- **Stored data**:
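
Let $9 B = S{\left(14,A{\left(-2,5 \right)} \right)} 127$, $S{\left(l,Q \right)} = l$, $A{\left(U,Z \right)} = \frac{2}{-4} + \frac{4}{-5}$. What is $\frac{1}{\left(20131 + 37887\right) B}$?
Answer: $\frac{9}{103156004} \approx 8.7246 \cdot 10^{-8}$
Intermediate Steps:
$A{\left(U,Z \right)} = - \frac{13}{10}$ ($A{\left(U,Z \right)} = 2 \left(- \frac{1}{4}\right) + 4 \left(- \frac{1}{5}\right) = - \frac{1}{2} - \frac{4}{5} = - \frac{13}{10}$)
$B = \frac{1778}{9}$ ($B = \frac{14 \cdot 127}{9} = \frac{1}{9} \cdot 1778 = \frac{1778}{9} \approx 197.56$)
$\frac{1}{\left(20131 + 37887\right) B} = \frac{1}{\left(20131 + 37887\right) \frac{1778}{9}} = \frac{1}{58018} \cdot \frac{9}{1778} = \frac{9}{103156004}$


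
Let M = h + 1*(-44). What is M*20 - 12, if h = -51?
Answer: -1912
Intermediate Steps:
M = -95 (M = -51 + 1*(-44) = -51 - 44 = -95)
M*20 - 12 = -95*20 - 12 = -1900 - 12 = -1912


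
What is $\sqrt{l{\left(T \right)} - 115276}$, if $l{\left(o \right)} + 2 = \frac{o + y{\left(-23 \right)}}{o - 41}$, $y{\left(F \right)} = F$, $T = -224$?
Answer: $\frac{i \sqrt{8095332095}}{265} \approx 339.52 i$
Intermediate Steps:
$l{\left(o \right)} = -2 + \frac{-23 + o}{-41 + o}$ ($l{\left(o \right)} = -2 + \frac{o - 23}{o - 41} = -2 + \frac{-23 + o}{-41 + o}$)
$\sqrt{l{\left(T \right)} - 115276} = \sqrt{\frac{59 - -224}{-41 - 224} - 115276} = \sqrt{\frac{59 + 224}{-265} - 115276} = \sqrt{\left(- \frac{1}{265}\right) 283 - 115276} = \sqrt{- \frac{283}{265} - 115276} = \sqrt{- \frac{30548423}{265}} = \frac{i \sqrt{8095332095}}{265}$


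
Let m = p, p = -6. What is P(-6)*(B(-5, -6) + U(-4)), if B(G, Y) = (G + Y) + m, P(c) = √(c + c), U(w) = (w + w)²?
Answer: 94*I*√3 ≈ 162.81*I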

- **How to complete this task**: Would you transcribe all of the data, keeping each line exact?

- **Written reply**:
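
Let $9 B = S{\left(14,A{\left(-2,5 \right)} \right)} 127$, $S{\left(l,Q \right)} = l$, $A{\left(U,Z \right)} = \frac{2}{-4} + \frac{4}{-5}$. What is $\frac{1}{\left(20131 + 37887\right) B}$?
Answer: $\frac{9}{103156004} \approx 8.7246 \cdot 10^{-8}$
Intermediate Steps:
$A{\left(U,Z \right)} = - \frac{13}{10}$ ($A{\left(U,Z \right)} = 2 \left(- \frac{1}{4}\right) + 4 \left(- \frac{1}{5}\right) = - \frac{1}{2} - \frac{4}{5} = - \frac{13}{10}$)
$B = \frac{1778}{9}$ ($B = \frac{14 \cdot 127}{9} = \frac{1}{9} \cdot 1778 = \frac{1778}{9} \approx 197.56$)
$\frac{1}{\left(20131 + 37887\right) B} = \frac{1}{\left(20131 + 37887\right) \frac{1778}{9}} = \frac{1}{58018} \cdot \frac{9}{1778} = \frac{9}{103156004}$


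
Let M = h + 1*(-44). What is M*20 - 12, if h = -51?
Answer: -1912
Intermediate Steps:
M = -95 (M = -51 + 1*(-44) = -51 - 44 = -95)
M*20 - 12 = -95*20 - 12 = -1900 - 12 = -1912


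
What is $\sqrt{l{\left(T \right)} - 115276}$, if $l{\left(o \right)} + 2 = \frac{o + y{\left(-23 \right)}}{o - 41}$, $y{\left(F \right)} = F$, $T = -224$?
Answer: $\frac{i \sqrt{8095332095}}{265} \approx 339.52 i$
Intermediate Steps:
$l{\left(o \right)} = -2 + \frac{-23 + o}{-41 + o}$ ($l{\left(o \right)} = -2 + \frac{o - 23}{o - 41} = -2 + \frac{-23 + o}{-41 + o}$)
$\sqrt{l{\left(T \right)} - 115276} = \sqrt{\frac{59 - -224}{-41 - 224} - 115276} = \sqrt{\frac{59 + 224}{-265} - 115276} = \sqrt{\left(- \frac{1}{265}\right) 283 - 115276} = \sqrt{- \frac{283}{265} - 115276} = \sqrt{- \frac{30548423}{265}} = \frac{i \sqrt{8095332095}}{265}$


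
Let m = p, p = -6. What is P(-6)*(B(-5, -6) + U(-4)), if B(G, Y) = (G + Y) + m, P(c) = √(c + c), U(w) = (w + w)²?
Answer: 94*I*√3 ≈ 162.81*I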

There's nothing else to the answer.